(SOURCE MATERIAL begins)

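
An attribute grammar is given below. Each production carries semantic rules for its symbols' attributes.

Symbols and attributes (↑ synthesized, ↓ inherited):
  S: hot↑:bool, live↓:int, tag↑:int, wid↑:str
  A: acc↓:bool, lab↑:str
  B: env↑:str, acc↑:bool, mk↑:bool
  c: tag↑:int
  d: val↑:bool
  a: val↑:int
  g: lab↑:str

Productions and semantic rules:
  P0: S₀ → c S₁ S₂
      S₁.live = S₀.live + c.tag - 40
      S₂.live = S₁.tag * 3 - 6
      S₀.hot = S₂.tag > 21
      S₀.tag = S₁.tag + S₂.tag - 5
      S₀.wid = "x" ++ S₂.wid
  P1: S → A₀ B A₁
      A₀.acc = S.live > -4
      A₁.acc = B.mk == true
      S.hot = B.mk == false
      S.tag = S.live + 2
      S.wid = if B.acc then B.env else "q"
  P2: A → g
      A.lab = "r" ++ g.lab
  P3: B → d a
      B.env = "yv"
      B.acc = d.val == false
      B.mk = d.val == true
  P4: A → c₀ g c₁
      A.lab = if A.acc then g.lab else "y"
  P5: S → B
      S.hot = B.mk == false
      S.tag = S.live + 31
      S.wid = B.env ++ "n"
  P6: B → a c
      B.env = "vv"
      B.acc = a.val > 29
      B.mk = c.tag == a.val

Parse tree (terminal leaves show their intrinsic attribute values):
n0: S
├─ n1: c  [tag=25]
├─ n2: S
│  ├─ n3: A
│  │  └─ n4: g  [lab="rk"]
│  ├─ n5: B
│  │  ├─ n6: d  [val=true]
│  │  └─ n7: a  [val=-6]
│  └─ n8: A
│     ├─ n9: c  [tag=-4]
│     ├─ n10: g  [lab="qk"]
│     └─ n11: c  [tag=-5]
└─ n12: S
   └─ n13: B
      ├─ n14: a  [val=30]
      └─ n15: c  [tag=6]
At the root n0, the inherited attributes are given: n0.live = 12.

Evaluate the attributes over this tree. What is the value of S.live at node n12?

1. n0.live = 12  [given at root]
2. n1.tag = 25  [terminal]
3. n2.live = -3  [S₀.live + c.tag - 40]
4. n3.acc = true  [S.live > -4]
5. n4.lab = "rk"  [terminal]
6. n3.lab = "rrk"  ["r" ++ g.lab]
7. n6.val = true  [terminal]
8. n7.val = -6  [terminal]
9. n5.env = "yv"  ["yv"]
10. n5.acc = false  [d.val == false]
11. n5.mk = true  [d.val == true]
12. n8.acc = true  [B.mk == true]
13. n9.tag = -4  [terminal]
14. n10.lab = "qk"  [terminal]
15. n11.tag = -5  [terminal]
16. n8.lab = "qk"  [if A.acc then g.lab else "y"]
17. n2.hot = false  [B.mk == false]
18. n2.tag = -1  [S.live + 2]
19. n2.wid = "q"  [if B.acc then B.env else "q"]
20. n12.live = -9  [S₁.tag * 3 - 6]
21. n14.val = 30  [terminal]
22. n15.tag = 6  [terminal]
23. n13.env = "vv"  ["vv"]
24. n13.acc = true  [a.val > 29]
25. n13.mk = false  [c.tag == a.val]
26. n12.hot = true  [B.mk == false]
27. n12.tag = 22  [S.live + 31]
28. n12.wid = "vvn"  [B.env ++ "n"]
29. n0.hot = true  [S₂.tag > 21]
30. n0.tag = 16  [S₁.tag + S₂.tag - 5]
31. n0.wid = "xvvn"  ["x" ++ S₂.wid]

-9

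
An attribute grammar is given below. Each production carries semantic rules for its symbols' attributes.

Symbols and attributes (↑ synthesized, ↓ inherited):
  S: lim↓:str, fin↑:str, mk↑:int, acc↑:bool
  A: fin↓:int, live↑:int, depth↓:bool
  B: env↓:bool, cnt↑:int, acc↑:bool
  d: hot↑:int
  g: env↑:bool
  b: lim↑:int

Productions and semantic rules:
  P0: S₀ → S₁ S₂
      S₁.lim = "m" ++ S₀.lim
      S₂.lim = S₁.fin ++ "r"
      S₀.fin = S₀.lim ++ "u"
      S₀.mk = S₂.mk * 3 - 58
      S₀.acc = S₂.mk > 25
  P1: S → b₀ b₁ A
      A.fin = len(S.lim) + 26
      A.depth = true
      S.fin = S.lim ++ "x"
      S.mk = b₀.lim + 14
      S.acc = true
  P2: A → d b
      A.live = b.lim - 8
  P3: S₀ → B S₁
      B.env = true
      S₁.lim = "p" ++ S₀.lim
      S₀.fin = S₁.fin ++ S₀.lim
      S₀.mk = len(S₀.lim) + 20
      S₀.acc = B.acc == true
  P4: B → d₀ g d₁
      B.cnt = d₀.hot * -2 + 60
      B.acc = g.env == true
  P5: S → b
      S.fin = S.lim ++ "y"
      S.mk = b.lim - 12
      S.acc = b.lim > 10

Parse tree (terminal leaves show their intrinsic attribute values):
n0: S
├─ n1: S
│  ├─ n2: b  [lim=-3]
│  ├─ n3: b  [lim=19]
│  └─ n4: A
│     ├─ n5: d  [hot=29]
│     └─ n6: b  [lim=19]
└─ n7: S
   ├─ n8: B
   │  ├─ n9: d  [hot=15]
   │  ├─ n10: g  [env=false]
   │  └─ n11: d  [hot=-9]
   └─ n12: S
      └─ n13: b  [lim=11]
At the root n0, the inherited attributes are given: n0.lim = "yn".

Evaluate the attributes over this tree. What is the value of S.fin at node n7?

"pmynxrymynxr"

1. n0.lim = "yn"  [given at root]
2. n1.lim = "myn"  ["m" ++ S₀.lim]
3. n2.lim = -3  [terminal]
4. n3.lim = 19  [terminal]
5. n4.fin = 29  [len(S.lim) + 26]
6. n4.depth = true  [true]
7. n5.hot = 29  [terminal]
8. n6.lim = 19  [terminal]
9. n4.live = 11  [b.lim - 8]
10. n1.fin = "mynx"  [S.lim ++ "x"]
11. n1.mk = 11  [b₀.lim + 14]
12. n1.acc = true  [true]
13. n7.lim = "mynxr"  [S₁.fin ++ "r"]
14. n8.env = true  [true]
15. n9.hot = 15  [terminal]
16. n10.env = false  [terminal]
17. n11.hot = -9  [terminal]
18. n8.cnt = 30  [d₀.hot * -2 + 60]
19. n8.acc = false  [g.env == true]
20. n12.lim = "pmynxr"  ["p" ++ S₀.lim]
21. n13.lim = 11  [terminal]
22. n12.fin = "pmynxry"  [S.lim ++ "y"]
23. n12.mk = -1  [b.lim - 12]
24. n12.acc = true  [b.lim > 10]
25. n7.fin = "pmynxrymynxr"  [S₁.fin ++ S₀.lim]
26. n7.mk = 25  [len(S₀.lim) + 20]
27. n7.acc = false  [B.acc == true]
28. n0.fin = "ynu"  [S₀.lim ++ "u"]
29. n0.mk = 17  [S₂.mk * 3 - 58]
30. n0.acc = false  [S₂.mk > 25]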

(SOURCE MATERIAL ends)

The entries above, copied exactly, form the whole answer.

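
An attribute grammar is given below. Each production carries semantic rules for its symbols' attributes.

Symbols and attributes (↑ synthesized, ↓ inherited):
  S: hot↑:bool, live↓:int, tag↑:int, wid↑:str
  A: acc↓:bool, lab↑:str
  B: env↑:str, acc↑:bool, mk↑:bool
  c: tag↑:int
  d: val↑:bool
  a: val↑:int
  g: lab↑:str

Productions and semantic rules:
  P0: S₀ → c S₁ S₂
      S₁.live = S₀.live + c.tag - 40
      S₂.live = S₁.tag * 3 - 6
      S₀.hot = S₂.tag > 21
      S₀.tag = S₁.tag + S₂.tag - 5
      S₀.wid = "x" ++ S₂.wid
  P1: S → A₀ B A₁
      A₀.acc = S.live > -4
      A₁.acc = B.mk == true
      S.hot = B.mk == false
      S.tag = S.live + 2
      S.wid = if B.acc then B.env else "q"
  P2: A → g
      A.lab = "r" ++ g.lab
  P3: B → d a
      B.env = "yv"
      B.acc = d.val == false
      B.mk = d.val == true
  P4: A → c₀ g c₁
      A.lab = if A.acc then g.lab else "y"
  P5: S → B
      S.hot = B.mk == false
      S.tag = S.live + 31
      S.wid = B.env ++ "n"
  P6: B → a c
      B.env = "vv"
      B.acc = a.val > 29
      B.mk = c.tag == a.val

Parse tree (terminal leaves show their intrinsic attribute values):
n0: S
├─ n1: c  [tag=25]
├─ n2: S
│  ├─ n3: A
│  │  └─ n4: g  [lab="rk"]
│  ├─ n5: B
│  │  ├─ n6: d  [val=true]
│  │  └─ n7: a  [val=-6]
│  └─ n8: A
│     ├─ n9: c  [tag=-4]
│     ├─ n10: g  [lab="qk"]
│     └─ n11: c  [tag=-5]
└─ n12: S
   └─ n13: B
      ├─ n14: a  [val=30]
      └─ n15: c  [tag=6]
At the root n0, the inherited attributes are given: n0.live = 12.

Evaluate the attributes over this tree. What is the value of S.live at node n12?

1. n0.live = 12  [given at root]
2. n1.tag = 25  [terminal]
3. n2.live = -3  [S₀.live + c.tag - 40]
4. n3.acc = true  [S.live > -4]
5. n4.lab = "rk"  [terminal]
6. n3.lab = "rrk"  ["r" ++ g.lab]
7. n6.val = true  [terminal]
8. n7.val = -6  [terminal]
9. n5.env = "yv"  ["yv"]
10. n5.acc = false  [d.val == false]
11. n5.mk = true  [d.val == true]
12. n8.acc = true  [B.mk == true]
13. n9.tag = -4  [terminal]
14. n10.lab = "qk"  [terminal]
15. n11.tag = -5  [terminal]
16. n8.lab = "qk"  [if A.acc then g.lab else "y"]
17. n2.hot = false  [B.mk == false]
18. n2.tag = -1  [S.live + 2]
19. n2.wid = "q"  [if B.acc then B.env else "q"]
20. n12.live = -9  [S₁.tag * 3 - 6]
21. n14.val = 30  [terminal]
22. n15.tag = 6  [terminal]
23. n13.env = "vv"  ["vv"]
24. n13.acc = true  [a.val > 29]
25. n13.mk = false  [c.tag == a.val]
26. n12.hot = true  [B.mk == false]
27. n12.tag = 22  [S.live + 31]
28. n12.wid = "vvn"  [B.env ++ "n"]
29. n0.hot = true  [S₂.tag > 21]
30. n0.tag = 16  [S₁.tag + S₂.tag - 5]
31. n0.wid = "xvvn"  ["x" ++ S₂.wid]

-9

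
An attribute grammar is given below. Each production carries semantic rules for its symbols' attributes.

Symbols and attributes (↑ synthesized, ↓ inherited):
  S: lim↓:str, fin↑:str, mk↑:int, acc↑:bool
  A: fin↓:int, live↑:int, depth↓:bool
  B: env↓:bool, cnt↑:int, acc↑:bool
  d: hot↑:int
  g: env↑:bool
  b: lim↑:int

Productions and semantic rules:
  P0: S₀ → S₁ S₂
      S₁.lim = "m" ++ S₀.lim
      S₂.lim = S₁.fin ++ "r"
      S₀.fin = S₀.lim ++ "u"
      S₀.mk = S₂.mk * 3 - 58
      S₀.acc = S₂.mk > 25
  P1: S → b₀ b₁ A
      A.fin = len(S.lim) + 26
      A.depth = true
      S.fin = S.lim ++ "x"
      S.mk = b₀.lim + 14
      S.acc = true
  P2: A → d b
      A.live = b.lim - 8
  P3: S₀ → B S₁
      B.env = true
      S₁.lim = "p" ++ S₀.lim
      S₀.fin = S₁.fin ++ S₀.lim
      S₀.mk = len(S₀.lim) + 20
      S₀.acc = B.acc == true
  P4: B → d₀ g d₁
      B.cnt = d₀.hot * -2 + 60
      B.acc = g.env == true
  P5: S → b
      S.fin = S.lim ++ "y"
      S.mk = b.lim - 12
      S.acc = b.lim > 10

Parse tree (terminal leaves show their intrinsic attribute values):
n0: S
├─ n1: S
│  ├─ n2: b  [lim=-3]
│  ├─ n3: b  [lim=19]
│  └─ n4: A
│     ├─ n5: d  [hot=29]
│     └─ n6: b  [lim=19]
└─ n7: S
   ├─ n8: B
   │  ├─ n9: d  [hot=15]
   │  ├─ n10: g  [env=false]
   │  └─ n11: d  [hot=-9]
   └─ n12: S
      └─ n13: b  [lim=11]
At the root n0, the inherited attributes are given: n0.lim = "yn".

Evaluate the attributes over this tree. What is the value of S.fin at node n7?

"pmynxrymynxr"

1. n0.lim = "yn"  [given at root]
2. n1.lim = "myn"  ["m" ++ S₀.lim]
3. n2.lim = -3  [terminal]
4. n3.lim = 19  [terminal]
5. n4.fin = 29  [len(S.lim) + 26]
6. n4.depth = true  [true]
7. n5.hot = 29  [terminal]
8. n6.lim = 19  [terminal]
9. n4.live = 11  [b.lim - 8]
10. n1.fin = "mynx"  [S.lim ++ "x"]
11. n1.mk = 11  [b₀.lim + 14]
12. n1.acc = true  [true]
13. n7.lim = "mynxr"  [S₁.fin ++ "r"]
14. n8.env = true  [true]
15. n9.hot = 15  [terminal]
16. n10.env = false  [terminal]
17. n11.hot = -9  [terminal]
18. n8.cnt = 30  [d₀.hot * -2 + 60]
19. n8.acc = false  [g.env == true]
20. n12.lim = "pmynxr"  ["p" ++ S₀.lim]
21. n13.lim = 11  [terminal]
22. n12.fin = "pmynxry"  [S.lim ++ "y"]
23. n12.mk = -1  [b.lim - 12]
24. n12.acc = true  [b.lim > 10]
25. n7.fin = "pmynxrymynxr"  [S₁.fin ++ S₀.lim]
26. n7.mk = 25  [len(S₀.lim) + 20]
27. n7.acc = false  [B.acc == true]
28. n0.fin = "ynu"  [S₀.lim ++ "u"]
29. n0.mk = 17  [S₂.mk * 3 - 58]
30. n0.acc = false  [S₂.mk > 25]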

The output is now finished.